What needs to be done: For each line in the records, produce an exact copy.

Entries provided:
....
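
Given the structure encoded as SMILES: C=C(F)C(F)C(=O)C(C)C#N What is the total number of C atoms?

7

Count every carbon token in the SMILES (each C, including those in ring-closure positions and inside branches).
Carbon count: 7.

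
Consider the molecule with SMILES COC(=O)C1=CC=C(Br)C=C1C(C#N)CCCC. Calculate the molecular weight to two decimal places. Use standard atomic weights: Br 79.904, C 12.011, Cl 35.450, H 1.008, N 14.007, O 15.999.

310.19 g/mol

First, the molecular formula is C14H16BrNO2 (counting implicit H from valence).
  Br: 1 × 79.904 = 79.904
  C: 14 × 12.011 = 168.154
  H: 16 × 1.008 = 16.128
  N: 1 × 14.007 = 14.007
  O: 2 × 15.999 = 31.998
Sum: 1×79.904 + 14×12.011 + 16×1.008 + 1×14.007 + 2×15.999 = 310.191 → 310.19 g/mol.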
....
Your solution:
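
Given the structure encoded as SMILES: C=C(F)C(F)C(=O)C(C)C#N What is the total number of C atoms?

7

Count every carbon token in the SMILES (each C, including those in ring-closure positions and inside branches).
Carbon count: 7.

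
Consider the molecule with SMILES COC(=O)C1=CC=C(Br)C=C1C(C#N)CCCC. Calculate the molecular weight to two decimal places. Use standard atomic weights: Br 79.904, C 12.011, Cl 35.450, H 1.008, N 14.007, O 15.999.

310.19 g/mol

First, the molecular formula is C14H16BrNO2 (counting implicit H from valence).
  Br: 1 × 79.904 = 79.904
  C: 14 × 12.011 = 168.154
  H: 16 × 1.008 = 16.128
  N: 1 × 14.007 = 14.007
  O: 2 × 15.999 = 31.998
Sum: 1×79.904 + 14×12.011 + 16×1.008 + 1×14.007 + 2×15.999 = 310.191 → 310.19 g/mol.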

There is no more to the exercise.